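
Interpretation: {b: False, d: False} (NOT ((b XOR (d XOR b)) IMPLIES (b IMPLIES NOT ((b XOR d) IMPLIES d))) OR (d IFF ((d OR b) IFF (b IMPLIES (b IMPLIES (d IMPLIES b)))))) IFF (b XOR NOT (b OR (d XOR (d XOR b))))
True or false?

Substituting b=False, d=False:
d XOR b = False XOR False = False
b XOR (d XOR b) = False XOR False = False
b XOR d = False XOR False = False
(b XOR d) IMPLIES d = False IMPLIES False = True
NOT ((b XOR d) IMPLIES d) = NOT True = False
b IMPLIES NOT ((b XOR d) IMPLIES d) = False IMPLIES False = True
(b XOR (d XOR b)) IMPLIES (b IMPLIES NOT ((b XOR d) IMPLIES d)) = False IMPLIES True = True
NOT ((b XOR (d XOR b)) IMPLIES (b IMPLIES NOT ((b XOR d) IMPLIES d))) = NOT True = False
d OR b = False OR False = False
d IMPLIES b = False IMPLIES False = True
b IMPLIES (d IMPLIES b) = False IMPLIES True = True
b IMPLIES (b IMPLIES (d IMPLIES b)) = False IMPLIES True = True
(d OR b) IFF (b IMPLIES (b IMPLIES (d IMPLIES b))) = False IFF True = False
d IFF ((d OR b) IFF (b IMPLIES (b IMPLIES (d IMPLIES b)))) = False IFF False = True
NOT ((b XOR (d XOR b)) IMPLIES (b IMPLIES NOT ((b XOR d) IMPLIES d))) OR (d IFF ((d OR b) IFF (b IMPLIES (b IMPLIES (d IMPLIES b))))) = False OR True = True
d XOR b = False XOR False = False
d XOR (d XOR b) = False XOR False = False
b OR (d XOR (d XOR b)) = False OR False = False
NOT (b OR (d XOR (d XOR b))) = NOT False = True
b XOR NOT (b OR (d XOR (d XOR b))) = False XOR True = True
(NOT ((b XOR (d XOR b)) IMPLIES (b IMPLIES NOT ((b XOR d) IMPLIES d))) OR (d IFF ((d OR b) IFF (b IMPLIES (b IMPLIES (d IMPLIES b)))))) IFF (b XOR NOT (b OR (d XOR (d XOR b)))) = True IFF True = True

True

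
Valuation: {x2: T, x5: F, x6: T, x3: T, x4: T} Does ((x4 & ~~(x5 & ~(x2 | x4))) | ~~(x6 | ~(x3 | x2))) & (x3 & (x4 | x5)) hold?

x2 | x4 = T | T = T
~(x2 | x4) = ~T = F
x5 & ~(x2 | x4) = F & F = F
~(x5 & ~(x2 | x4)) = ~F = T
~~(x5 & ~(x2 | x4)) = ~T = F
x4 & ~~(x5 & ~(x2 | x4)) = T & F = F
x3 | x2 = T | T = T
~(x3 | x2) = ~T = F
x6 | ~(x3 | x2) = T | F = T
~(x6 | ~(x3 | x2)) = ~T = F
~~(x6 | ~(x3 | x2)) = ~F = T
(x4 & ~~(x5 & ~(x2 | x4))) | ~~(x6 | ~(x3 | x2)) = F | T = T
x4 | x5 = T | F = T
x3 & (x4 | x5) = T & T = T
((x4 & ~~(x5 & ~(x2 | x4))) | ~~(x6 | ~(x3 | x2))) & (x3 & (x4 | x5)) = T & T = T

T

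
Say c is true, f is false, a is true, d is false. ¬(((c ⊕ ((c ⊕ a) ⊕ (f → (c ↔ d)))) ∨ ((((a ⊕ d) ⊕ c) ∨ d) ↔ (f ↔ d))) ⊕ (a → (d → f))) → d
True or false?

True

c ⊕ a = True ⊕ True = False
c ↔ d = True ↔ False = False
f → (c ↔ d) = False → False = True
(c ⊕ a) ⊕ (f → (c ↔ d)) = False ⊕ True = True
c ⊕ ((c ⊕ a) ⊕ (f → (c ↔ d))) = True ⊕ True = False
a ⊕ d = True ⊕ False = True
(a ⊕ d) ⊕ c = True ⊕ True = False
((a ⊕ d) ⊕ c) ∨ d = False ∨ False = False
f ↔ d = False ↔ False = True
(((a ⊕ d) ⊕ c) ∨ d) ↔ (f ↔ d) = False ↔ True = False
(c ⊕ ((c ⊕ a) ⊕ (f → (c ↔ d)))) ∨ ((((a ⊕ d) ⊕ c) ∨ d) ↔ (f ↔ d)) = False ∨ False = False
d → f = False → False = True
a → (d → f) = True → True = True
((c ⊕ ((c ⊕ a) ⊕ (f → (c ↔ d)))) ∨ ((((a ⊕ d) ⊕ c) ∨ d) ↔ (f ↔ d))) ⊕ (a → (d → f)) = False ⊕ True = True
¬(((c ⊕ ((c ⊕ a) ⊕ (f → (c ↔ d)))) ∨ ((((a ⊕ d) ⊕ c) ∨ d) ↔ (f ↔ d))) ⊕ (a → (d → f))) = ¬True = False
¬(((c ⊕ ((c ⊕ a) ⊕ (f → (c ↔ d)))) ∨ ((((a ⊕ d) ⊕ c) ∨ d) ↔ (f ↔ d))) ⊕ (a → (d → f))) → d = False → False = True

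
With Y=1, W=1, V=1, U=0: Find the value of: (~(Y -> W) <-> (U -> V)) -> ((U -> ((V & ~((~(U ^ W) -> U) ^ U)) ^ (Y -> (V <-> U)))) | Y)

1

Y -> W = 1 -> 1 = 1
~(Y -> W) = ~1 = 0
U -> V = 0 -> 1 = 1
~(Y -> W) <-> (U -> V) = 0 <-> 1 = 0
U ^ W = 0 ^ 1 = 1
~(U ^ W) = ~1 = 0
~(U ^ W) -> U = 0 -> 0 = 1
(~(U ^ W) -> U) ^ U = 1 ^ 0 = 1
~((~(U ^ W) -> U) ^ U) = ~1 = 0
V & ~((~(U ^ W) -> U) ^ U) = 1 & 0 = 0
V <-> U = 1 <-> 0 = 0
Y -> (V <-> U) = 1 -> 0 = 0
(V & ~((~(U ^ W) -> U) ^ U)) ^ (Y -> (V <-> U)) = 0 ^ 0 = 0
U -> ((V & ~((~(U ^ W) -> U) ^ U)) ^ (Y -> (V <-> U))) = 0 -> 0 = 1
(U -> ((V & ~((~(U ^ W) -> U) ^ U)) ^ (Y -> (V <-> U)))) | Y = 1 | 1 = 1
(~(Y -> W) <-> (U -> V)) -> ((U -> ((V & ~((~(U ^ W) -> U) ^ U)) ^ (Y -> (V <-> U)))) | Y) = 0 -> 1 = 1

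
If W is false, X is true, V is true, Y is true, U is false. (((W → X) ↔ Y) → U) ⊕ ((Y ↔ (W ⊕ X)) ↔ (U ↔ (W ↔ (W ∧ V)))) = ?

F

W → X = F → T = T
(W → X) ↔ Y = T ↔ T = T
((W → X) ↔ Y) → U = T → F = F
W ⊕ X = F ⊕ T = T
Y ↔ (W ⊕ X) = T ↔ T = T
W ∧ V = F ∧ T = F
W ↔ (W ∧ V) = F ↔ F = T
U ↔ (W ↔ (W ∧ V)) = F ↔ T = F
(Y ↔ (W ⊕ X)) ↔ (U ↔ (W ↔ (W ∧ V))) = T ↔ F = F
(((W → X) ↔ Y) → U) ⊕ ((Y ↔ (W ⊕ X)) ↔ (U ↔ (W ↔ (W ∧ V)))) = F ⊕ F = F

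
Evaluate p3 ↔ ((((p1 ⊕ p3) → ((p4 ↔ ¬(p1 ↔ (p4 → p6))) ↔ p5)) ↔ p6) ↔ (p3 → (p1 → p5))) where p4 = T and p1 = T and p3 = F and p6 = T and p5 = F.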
__________
Task directions: Without omitting any record, transcribe the data exactly.

Task response:
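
Interpretation: {b: False, d: False} (NOT ((b XOR (d XOR b)) IMPLIES (b IMPLIES NOT ((b XOR d) IMPLIES d))) OR (d IFF ((d OR b) IFF (b IMPLIES (b IMPLIES (d IMPLIES b)))))) IFF (b XOR NOT (b OR (d XOR (d XOR b))))
True or false?

Substituting b=False, d=False:
d XOR b = False XOR False = False
b XOR (d XOR b) = False XOR False = False
b XOR d = False XOR False = False
(b XOR d) IMPLIES d = False IMPLIES False = True
NOT ((b XOR d) IMPLIES d) = NOT True = False
b IMPLIES NOT ((b XOR d) IMPLIES d) = False IMPLIES False = True
(b XOR (d XOR b)) IMPLIES (b IMPLIES NOT ((b XOR d) IMPLIES d)) = False IMPLIES True = True
NOT ((b XOR (d XOR b)) IMPLIES (b IMPLIES NOT ((b XOR d) IMPLIES d))) = NOT True = False
d OR b = False OR False = False
d IMPLIES b = False IMPLIES False = True
b IMPLIES (d IMPLIES b) = False IMPLIES True = True
b IMPLIES (b IMPLIES (d IMPLIES b)) = False IMPLIES True = True
(d OR b) IFF (b IMPLIES (b IMPLIES (d IMPLIES b))) = False IFF True = False
d IFF ((d OR b) IFF (b IMPLIES (b IMPLIES (d IMPLIES b)))) = False IFF False = True
NOT ((b XOR (d XOR b)) IMPLIES (b IMPLIES NOT ((b XOR d) IMPLIES d))) OR (d IFF ((d OR b) IFF (b IMPLIES (b IMPLIES (d IMPLIES b))))) = False OR True = True
d XOR b = False XOR False = False
d XOR (d XOR b) = False XOR False = False
b OR (d XOR (d XOR b)) = False OR False = False
NOT (b OR (d XOR (d XOR b))) = NOT False = True
b XOR NOT (b OR (d XOR (d XOR b))) = False XOR True = True
(NOT ((b XOR (d XOR b)) IMPLIES (b IMPLIES NOT ((b XOR d) IMPLIES d))) OR (d IFF ((d OR b) IFF (b IMPLIES (b IMPLIES (d IMPLIES b)))))) IFF (b XOR NOT (b OR (d XOR (d XOR b)))) = True IFF True = True

True

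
Valuation: {x2: T, x5: F, x6: T, x3: T, x4: T} Does ((x4 & ~~(x5 & ~(x2 | x4))) | ~~(x6 | ~(x3 | x2))) & (x3 & (x4 | x5)) hold?

x2 | x4 = T | T = T
~(x2 | x4) = ~T = F
x5 & ~(x2 | x4) = F & F = F
~(x5 & ~(x2 | x4)) = ~F = T
~~(x5 & ~(x2 | x4)) = ~T = F
x4 & ~~(x5 & ~(x2 | x4)) = T & F = F
x3 | x2 = T | T = T
~(x3 | x2) = ~T = F
x6 | ~(x3 | x2) = T | F = T
~(x6 | ~(x3 | x2)) = ~T = F
~~(x6 | ~(x3 | x2)) = ~F = T
(x4 & ~~(x5 & ~(x2 | x4))) | ~~(x6 | ~(x3 | x2)) = F | T = T
x4 | x5 = T | F = T
x3 & (x4 | x5) = T & T = T
((x4 & ~~(x5 & ~(x2 | x4))) | ~~(x6 | ~(x3 | x2))) & (x3 & (x4 | x5)) = T & T = T

T

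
Say c is true, f is false, a is true, d is false. ¬(((c ⊕ ((c ⊕ a) ⊕ (f → (c ↔ d)))) ∨ ((((a ⊕ d) ⊕ c) ∨ d) ↔ (f ↔ d))) ⊕ (a → (d → f))) → d
True or false?

True

c ⊕ a = True ⊕ True = False
c ↔ d = True ↔ False = False
f → (c ↔ d) = False → False = True
(c ⊕ a) ⊕ (f → (c ↔ d)) = False ⊕ True = True
c ⊕ ((c ⊕ a) ⊕ (f → (c ↔ d))) = True ⊕ True = False
a ⊕ d = True ⊕ False = True
(a ⊕ d) ⊕ c = True ⊕ True = False
((a ⊕ d) ⊕ c) ∨ d = False ∨ False = False
f ↔ d = False ↔ False = True
(((a ⊕ d) ⊕ c) ∨ d) ↔ (f ↔ d) = False ↔ True = False
(c ⊕ ((c ⊕ a) ⊕ (f → (c ↔ d)))) ∨ ((((a ⊕ d) ⊕ c) ∨ d) ↔ (f ↔ d)) = False ∨ False = False
d → f = False → False = True
a → (d → f) = True → True = True
((c ⊕ ((c ⊕ a) ⊕ (f → (c ↔ d)))) ∨ ((((a ⊕ d) ⊕ c) ∨ d) ↔ (f ↔ d))) ⊕ (a → (d → f)) = False ⊕ True = True
¬(((c ⊕ ((c ⊕ a) ⊕ (f → (c ↔ d)))) ∨ ((((a ⊕ d) ⊕ c) ∨ d) ↔ (f ↔ d))) ⊕ (a → (d → f))) = ¬True = False
¬(((c ⊕ ((c ⊕ a) ⊕ (f → (c ↔ d)))) ∨ ((((a ⊕ d) ⊕ c) ∨ d) ↔ (f ↔ d))) ⊕ (a → (d → f))) → d = False → False = True

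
With Y=1, W=1, V=1, U=0: Find the value of: (~(Y -> W) <-> (U -> V)) -> ((U -> ((V & ~((~(U ^ W) -> U) ^ U)) ^ (Y -> (V <-> U)))) | Y)

1

Y -> W = 1 -> 1 = 1
~(Y -> W) = ~1 = 0
U -> V = 0 -> 1 = 1
~(Y -> W) <-> (U -> V) = 0 <-> 1 = 0
U ^ W = 0 ^ 1 = 1
~(U ^ W) = ~1 = 0
~(U ^ W) -> U = 0 -> 0 = 1
(~(U ^ W) -> U) ^ U = 1 ^ 0 = 1
~((~(U ^ W) -> U) ^ U) = ~1 = 0
V & ~((~(U ^ W) -> U) ^ U) = 1 & 0 = 0
V <-> U = 1 <-> 0 = 0
Y -> (V <-> U) = 1 -> 0 = 0
(V & ~((~(U ^ W) -> U) ^ U)) ^ (Y -> (V <-> U)) = 0 ^ 0 = 0
U -> ((V & ~((~(U ^ W) -> U) ^ U)) ^ (Y -> (V <-> U))) = 0 -> 0 = 1
(U -> ((V & ~((~(U ^ W) -> U) ^ U)) ^ (Y -> (V <-> U)))) | Y = 1 | 1 = 1
(~(Y -> W) <-> (U -> V)) -> ((U -> ((V & ~((~(U ^ W) -> U) ^ U)) ^ (Y -> (V <-> U)))) | Y) = 0 -> 1 = 1

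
If W is false, X is true, V is true, Y is true, U is false. (((W → X) ↔ Y) → U) ⊕ ((Y ↔ (W ⊕ X)) ↔ (U ↔ (W ↔ (W ∧ V)))) = ?

F

W → X = F → T = T
(W → X) ↔ Y = T ↔ T = T
((W → X) ↔ Y) → U = T → F = F
W ⊕ X = F ⊕ T = T
Y ↔ (W ⊕ X) = T ↔ T = T
W ∧ V = F ∧ T = F
W ↔ (W ∧ V) = F ↔ F = T
U ↔ (W ↔ (W ∧ V)) = F ↔ T = F
(Y ↔ (W ⊕ X)) ↔ (U ↔ (W ↔ (W ∧ V))) = T ↔ F = F
(((W → X) ↔ Y) → U) ⊕ ((Y ↔ (W ⊕ X)) ↔ (U ↔ (W ↔ (W ∧ V)))) = F ⊕ F = F

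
Evaluate p3 ↔ ((((p1 ⊕ p3) → ((p4 ↔ ¬(p1 ↔ (p4 → p6))) ↔ p5)) ↔ p6) ↔ (p3 → (p1 → p5))) where p4 = T and p1 = T and p3 = F and p6 = T and p5 = F.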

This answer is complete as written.